● WHAT YOU NEED TO DO:
Reprint all entries without any alteration.

● DATA PROVIDED:

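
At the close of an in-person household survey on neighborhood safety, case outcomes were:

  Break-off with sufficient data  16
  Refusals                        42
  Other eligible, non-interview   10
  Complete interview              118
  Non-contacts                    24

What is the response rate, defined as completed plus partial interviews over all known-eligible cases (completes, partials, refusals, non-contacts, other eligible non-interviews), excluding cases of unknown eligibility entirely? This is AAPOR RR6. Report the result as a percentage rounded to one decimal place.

63.8%

Numerator: 118 + 16 = 134
Base: 118 + 16 + 42 + 24 + 10 = 210
RR6 = 134 / 210 = 0.6381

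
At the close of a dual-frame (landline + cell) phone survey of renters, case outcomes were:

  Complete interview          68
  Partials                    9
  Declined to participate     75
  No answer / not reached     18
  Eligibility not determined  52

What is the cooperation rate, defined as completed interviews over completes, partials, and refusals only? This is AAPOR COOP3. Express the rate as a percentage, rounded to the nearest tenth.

44.7%

Numerator → 68
Base → 68 + 9 + 75 = 152
COOP3 = 68 / 152 = 0.4474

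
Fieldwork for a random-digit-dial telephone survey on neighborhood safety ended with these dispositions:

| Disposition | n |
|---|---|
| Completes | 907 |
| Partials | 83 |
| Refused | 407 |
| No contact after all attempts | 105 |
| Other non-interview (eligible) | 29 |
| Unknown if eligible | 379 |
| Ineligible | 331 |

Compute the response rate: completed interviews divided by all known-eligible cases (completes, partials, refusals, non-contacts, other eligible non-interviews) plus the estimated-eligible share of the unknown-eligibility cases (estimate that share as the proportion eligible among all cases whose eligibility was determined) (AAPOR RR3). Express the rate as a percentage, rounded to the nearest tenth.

49.2%

Num = 907
Known eligible = 907 + 83 + 407 + 105 + 29 = 1531
e = 1531 / (1531 + 331) = 1531 / 1862 = 0.8222
Estimated eligible among unknowns = 0.8222 × 379 = 311.61
Denom = 1531 + 311.61 = 1842.61
RR3 = 907 / 1842.61 = 0.4922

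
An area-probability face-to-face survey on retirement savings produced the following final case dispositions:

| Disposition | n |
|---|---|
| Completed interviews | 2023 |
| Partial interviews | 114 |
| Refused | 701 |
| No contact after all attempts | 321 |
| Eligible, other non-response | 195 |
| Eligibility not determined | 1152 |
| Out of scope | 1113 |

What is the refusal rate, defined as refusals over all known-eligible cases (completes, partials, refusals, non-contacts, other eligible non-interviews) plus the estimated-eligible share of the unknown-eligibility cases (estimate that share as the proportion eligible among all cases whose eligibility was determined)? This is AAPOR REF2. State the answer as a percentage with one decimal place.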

● YOUR SOLUTION:
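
At the close of an in-person household survey on neighborhood safety, case outcomes were:

  Break-off with sufficient data  16
  Refusals                        42
  Other eligible, non-interview   10
  Complete interview              118
  Non-contacts                    24

What is the response rate, defined as completed plus partial interviews over all known-eligible cases (completes, partials, refusals, non-contacts, other eligible non-interviews), excluding cases of unknown eligibility entirely? This is AAPOR RR6. Report the result as a percentage rounded to one decimal place.

63.8%

Numerator: 118 + 16 = 134
Base: 118 + 16 + 42 + 24 + 10 = 210
RR6 = 134 / 210 = 0.6381

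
At the close of a dual-frame (landline + cell) phone survey of renters, case outcomes were:

  Complete interview          68
  Partials                    9
  Declined to participate     75
  No answer / not reached     18
  Eligibility not determined  52

What is the cooperation rate, defined as completed interviews over completes, partials, and refusals only? This is AAPOR COOP3. Express the rate as a percentage, rounded to the nearest tenth.

44.7%

Numerator → 68
Base → 68 + 9 + 75 = 152
COOP3 = 68 / 152 = 0.4474

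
Fieldwork for a random-digit-dial telephone survey on neighborhood safety ended with these dispositions:

| Disposition | n |
|---|---|
| Completes | 907 |
| Partials | 83 |
| Refused | 407 |
| No contact after all attempts | 105 |
| Other non-interview (eligible) | 29 |
| Unknown if eligible | 379 |
| Ineligible | 331 |

Compute the response rate: completed interviews divided by all known-eligible cases (completes, partials, refusals, non-contacts, other eligible non-interviews) plus the estimated-eligible share of the unknown-eligibility cases (estimate that share as the proportion eligible among all cases whose eligibility was determined) (AAPOR RR3). Express the rate as a percentage, rounded to the nearest tenth.

49.2%

Num = 907
Known eligible = 907 + 83 + 407 + 105 + 29 = 1531
e = 1531 / (1531 + 331) = 1531 / 1862 = 0.8222
Estimated eligible among unknowns = 0.8222 × 379 = 311.61
Denom = 1531 + 311.61 = 1842.61
RR3 = 907 / 1842.61 = 0.4922

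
An area-probability face-to-face survey on retirement savings produced the following final case dispositions:

| Disposition | n |
|---|---|
| Completed interviews | 2023 |
| Partial interviews | 114 |
| Refused | 701 |
| No contact after all attempts | 321 |
| Eligible, other non-response | 195 |
| Eligibility not determined | 1152 |
| Out of scope | 1113 |

What is the refusal rate, defined as refusals over all known-eligible cases (completes, partials, refusals, non-contacts, other eligible non-interviews) plus the estimated-eligible share of the unknown-eligibility cases (estimate that share as the proportion eligible among all cases whose eligibility was determined)? This is AAPOR REF2. State the answer as a percentage with one decimal place.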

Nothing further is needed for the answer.